Required work :: Copy exactly, please, the lines of the data from its start through the line containing "X → S X | S b | b".

Dataset entries ::
━━━━━━━━━━━━━━━━━━━━
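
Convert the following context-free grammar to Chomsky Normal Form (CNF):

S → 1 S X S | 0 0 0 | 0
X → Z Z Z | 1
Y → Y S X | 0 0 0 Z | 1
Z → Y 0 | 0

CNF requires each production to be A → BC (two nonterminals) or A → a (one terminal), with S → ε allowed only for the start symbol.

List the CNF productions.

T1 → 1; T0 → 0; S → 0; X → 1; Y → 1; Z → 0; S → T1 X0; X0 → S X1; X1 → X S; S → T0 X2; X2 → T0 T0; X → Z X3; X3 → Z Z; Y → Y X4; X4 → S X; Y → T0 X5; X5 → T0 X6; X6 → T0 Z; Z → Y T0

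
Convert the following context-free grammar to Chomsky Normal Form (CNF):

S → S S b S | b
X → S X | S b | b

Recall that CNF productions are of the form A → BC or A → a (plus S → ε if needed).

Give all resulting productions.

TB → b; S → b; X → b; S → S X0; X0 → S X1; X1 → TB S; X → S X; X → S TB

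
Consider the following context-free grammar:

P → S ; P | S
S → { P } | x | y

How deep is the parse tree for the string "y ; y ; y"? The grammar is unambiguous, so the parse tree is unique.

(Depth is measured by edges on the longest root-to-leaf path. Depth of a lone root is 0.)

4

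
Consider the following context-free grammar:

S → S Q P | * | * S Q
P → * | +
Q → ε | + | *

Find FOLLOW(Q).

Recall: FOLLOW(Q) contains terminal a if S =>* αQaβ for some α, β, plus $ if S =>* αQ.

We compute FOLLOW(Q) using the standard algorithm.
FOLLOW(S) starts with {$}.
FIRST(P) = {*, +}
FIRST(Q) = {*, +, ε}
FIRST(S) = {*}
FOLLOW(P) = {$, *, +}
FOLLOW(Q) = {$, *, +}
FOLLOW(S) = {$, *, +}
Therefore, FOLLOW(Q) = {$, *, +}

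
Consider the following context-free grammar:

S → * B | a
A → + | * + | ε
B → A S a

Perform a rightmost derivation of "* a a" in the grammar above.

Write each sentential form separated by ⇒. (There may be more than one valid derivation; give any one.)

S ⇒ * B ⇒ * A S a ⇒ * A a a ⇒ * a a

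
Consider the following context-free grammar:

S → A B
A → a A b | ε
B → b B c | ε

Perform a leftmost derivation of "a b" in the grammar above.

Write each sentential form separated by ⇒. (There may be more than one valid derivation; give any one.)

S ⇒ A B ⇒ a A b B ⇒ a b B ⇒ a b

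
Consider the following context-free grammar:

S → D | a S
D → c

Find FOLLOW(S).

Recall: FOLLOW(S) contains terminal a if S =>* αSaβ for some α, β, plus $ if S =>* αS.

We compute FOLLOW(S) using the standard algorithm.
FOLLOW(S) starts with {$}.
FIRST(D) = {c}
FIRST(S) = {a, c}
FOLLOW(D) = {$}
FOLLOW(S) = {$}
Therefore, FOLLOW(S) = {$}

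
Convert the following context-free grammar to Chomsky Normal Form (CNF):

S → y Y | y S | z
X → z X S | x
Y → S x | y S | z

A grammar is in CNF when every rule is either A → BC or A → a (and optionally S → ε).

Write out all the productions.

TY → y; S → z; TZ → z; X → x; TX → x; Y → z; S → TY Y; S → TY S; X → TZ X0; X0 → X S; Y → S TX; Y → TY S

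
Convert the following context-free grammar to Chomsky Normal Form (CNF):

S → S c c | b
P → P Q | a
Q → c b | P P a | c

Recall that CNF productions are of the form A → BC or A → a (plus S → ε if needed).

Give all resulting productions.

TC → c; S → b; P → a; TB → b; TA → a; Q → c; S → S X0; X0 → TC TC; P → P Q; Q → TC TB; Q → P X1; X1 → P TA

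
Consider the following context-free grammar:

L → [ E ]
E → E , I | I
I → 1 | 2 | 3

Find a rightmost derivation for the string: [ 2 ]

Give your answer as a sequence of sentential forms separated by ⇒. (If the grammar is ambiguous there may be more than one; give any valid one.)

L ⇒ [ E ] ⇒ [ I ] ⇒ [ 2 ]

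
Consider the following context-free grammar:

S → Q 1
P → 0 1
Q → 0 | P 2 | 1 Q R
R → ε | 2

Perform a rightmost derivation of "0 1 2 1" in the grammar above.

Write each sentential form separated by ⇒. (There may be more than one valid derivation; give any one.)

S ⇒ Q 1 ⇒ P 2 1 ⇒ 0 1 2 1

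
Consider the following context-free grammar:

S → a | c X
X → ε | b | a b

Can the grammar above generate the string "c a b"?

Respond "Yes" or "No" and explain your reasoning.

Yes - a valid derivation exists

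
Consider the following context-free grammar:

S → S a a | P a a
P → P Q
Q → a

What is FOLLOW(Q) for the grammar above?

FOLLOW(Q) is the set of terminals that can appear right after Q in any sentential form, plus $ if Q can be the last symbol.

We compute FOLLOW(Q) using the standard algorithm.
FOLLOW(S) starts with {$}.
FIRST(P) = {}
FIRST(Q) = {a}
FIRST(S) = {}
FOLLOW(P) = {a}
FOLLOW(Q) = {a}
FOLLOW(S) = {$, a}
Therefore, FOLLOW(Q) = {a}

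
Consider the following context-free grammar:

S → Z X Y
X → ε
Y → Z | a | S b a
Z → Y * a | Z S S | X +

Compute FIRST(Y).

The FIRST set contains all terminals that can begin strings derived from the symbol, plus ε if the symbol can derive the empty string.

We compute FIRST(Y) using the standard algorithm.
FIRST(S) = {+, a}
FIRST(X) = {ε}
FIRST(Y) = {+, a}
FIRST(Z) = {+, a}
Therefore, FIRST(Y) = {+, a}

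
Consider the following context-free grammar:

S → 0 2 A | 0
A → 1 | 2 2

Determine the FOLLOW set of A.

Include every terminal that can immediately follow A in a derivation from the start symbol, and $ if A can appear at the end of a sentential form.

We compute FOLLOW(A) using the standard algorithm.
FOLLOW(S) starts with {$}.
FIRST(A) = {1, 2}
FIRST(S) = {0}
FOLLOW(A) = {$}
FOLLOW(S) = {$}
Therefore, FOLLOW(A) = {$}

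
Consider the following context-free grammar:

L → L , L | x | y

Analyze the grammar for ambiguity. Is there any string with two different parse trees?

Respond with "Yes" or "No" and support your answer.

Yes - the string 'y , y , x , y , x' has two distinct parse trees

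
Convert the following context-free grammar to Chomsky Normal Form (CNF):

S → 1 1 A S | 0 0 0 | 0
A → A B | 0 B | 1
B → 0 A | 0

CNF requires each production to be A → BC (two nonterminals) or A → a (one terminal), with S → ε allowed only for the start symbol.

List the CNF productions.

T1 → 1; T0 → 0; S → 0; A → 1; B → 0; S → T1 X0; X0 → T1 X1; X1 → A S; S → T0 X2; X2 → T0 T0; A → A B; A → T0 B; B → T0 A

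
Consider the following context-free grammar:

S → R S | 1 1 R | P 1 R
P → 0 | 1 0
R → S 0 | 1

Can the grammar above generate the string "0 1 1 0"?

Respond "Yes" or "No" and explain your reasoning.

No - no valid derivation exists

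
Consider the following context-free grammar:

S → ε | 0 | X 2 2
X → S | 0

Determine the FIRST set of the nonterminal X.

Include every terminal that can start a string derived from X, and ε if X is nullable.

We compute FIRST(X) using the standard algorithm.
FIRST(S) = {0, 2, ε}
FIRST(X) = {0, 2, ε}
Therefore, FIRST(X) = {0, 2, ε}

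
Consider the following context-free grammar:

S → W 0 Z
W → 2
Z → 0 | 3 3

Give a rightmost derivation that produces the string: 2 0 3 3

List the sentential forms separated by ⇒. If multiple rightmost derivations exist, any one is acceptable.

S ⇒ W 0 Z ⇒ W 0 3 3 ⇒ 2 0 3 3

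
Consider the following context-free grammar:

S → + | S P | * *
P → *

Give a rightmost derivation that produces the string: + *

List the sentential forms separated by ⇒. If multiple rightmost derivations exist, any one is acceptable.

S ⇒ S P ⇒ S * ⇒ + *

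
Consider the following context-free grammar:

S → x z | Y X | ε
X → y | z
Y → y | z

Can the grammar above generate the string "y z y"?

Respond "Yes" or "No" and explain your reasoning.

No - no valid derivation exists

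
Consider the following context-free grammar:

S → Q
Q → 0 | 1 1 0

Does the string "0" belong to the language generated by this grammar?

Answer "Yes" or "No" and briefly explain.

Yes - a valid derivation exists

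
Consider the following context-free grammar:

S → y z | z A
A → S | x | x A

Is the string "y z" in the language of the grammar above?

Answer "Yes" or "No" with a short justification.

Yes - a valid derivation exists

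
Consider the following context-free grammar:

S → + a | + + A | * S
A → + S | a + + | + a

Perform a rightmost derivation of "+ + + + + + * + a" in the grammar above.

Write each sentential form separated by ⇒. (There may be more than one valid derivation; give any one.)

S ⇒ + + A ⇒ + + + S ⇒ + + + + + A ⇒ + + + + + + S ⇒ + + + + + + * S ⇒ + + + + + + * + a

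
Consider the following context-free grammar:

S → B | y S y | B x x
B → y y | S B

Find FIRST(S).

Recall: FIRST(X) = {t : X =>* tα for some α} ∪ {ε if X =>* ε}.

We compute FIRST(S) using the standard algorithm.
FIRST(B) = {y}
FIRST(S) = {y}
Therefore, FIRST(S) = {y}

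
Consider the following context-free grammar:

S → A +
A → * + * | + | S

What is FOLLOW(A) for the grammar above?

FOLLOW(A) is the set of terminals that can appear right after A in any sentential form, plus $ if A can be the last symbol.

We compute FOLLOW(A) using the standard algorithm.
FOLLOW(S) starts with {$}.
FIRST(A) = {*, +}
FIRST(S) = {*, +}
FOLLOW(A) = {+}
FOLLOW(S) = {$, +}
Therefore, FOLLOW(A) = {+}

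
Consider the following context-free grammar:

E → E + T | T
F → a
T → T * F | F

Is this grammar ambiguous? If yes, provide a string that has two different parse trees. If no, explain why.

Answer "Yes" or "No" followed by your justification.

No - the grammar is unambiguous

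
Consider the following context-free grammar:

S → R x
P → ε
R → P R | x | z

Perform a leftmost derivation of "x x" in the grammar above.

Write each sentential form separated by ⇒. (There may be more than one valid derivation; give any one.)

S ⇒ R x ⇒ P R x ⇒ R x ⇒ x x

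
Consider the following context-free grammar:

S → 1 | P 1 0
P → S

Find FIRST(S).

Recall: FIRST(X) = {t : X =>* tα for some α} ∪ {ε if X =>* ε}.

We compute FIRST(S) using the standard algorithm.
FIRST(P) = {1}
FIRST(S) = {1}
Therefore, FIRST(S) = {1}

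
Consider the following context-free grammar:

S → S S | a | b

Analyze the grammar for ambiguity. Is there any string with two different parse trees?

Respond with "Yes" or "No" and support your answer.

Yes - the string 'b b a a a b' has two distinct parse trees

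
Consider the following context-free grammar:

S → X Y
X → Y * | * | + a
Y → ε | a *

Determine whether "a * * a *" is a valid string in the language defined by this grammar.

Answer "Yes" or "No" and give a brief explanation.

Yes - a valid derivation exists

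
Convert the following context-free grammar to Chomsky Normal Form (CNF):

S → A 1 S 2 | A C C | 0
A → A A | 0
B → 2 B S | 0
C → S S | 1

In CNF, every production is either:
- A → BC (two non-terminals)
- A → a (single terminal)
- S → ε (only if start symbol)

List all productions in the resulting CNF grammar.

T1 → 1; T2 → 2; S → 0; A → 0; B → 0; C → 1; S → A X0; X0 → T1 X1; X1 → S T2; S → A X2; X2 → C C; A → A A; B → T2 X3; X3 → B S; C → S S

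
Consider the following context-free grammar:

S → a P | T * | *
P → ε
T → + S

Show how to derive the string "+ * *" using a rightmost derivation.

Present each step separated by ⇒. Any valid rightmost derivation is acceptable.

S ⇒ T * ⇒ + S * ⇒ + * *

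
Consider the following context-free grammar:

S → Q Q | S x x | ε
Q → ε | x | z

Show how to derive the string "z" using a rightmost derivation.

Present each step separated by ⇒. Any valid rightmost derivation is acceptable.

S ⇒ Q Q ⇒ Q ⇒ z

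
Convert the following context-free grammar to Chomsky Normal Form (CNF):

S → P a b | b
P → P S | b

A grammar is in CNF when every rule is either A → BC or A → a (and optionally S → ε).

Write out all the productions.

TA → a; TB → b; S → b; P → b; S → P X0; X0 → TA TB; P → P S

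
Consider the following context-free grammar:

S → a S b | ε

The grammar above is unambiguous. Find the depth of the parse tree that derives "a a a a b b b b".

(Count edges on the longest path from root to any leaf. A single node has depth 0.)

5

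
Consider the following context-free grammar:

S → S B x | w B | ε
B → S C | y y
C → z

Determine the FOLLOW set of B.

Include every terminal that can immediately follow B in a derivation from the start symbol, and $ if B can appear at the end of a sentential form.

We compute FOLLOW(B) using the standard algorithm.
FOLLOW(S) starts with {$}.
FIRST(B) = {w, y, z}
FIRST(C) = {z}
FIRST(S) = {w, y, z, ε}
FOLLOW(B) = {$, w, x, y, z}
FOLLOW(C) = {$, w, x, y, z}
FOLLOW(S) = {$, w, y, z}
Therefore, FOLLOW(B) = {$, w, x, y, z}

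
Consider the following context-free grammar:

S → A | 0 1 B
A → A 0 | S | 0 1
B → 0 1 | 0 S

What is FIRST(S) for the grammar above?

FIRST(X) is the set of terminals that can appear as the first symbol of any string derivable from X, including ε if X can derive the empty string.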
━━━━━━━━━━━━━━━━━━━━
Task output ::
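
Convert the following context-free grammar to Chomsky Normal Form (CNF):

S → 1 S X S | 0 0 0 | 0
X → Z Z Z | 1
Y → Y S X | 0 0 0 Z | 1
Z → Y 0 | 0

CNF requires each production to be A → BC (two nonterminals) or A → a (one terminal), with S → ε allowed only for the start symbol.

List the CNF productions.

T1 → 1; T0 → 0; S → 0; X → 1; Y → 1; Z → 0; S → T1 X0; X0 → S X1; X1 → X S; S → T0 X2; X2 → T0 T0; X → Z X3; X3 → Z Z; Y → Y X4; X4 → S X; Y → T0 X5; X5 → T0 X6; X6 → T0 Z; Z → Y T0

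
Convert the following context-free grammar to Chomsky Normal Form (CNF):

S → S S b S | b
X → S X | S b | b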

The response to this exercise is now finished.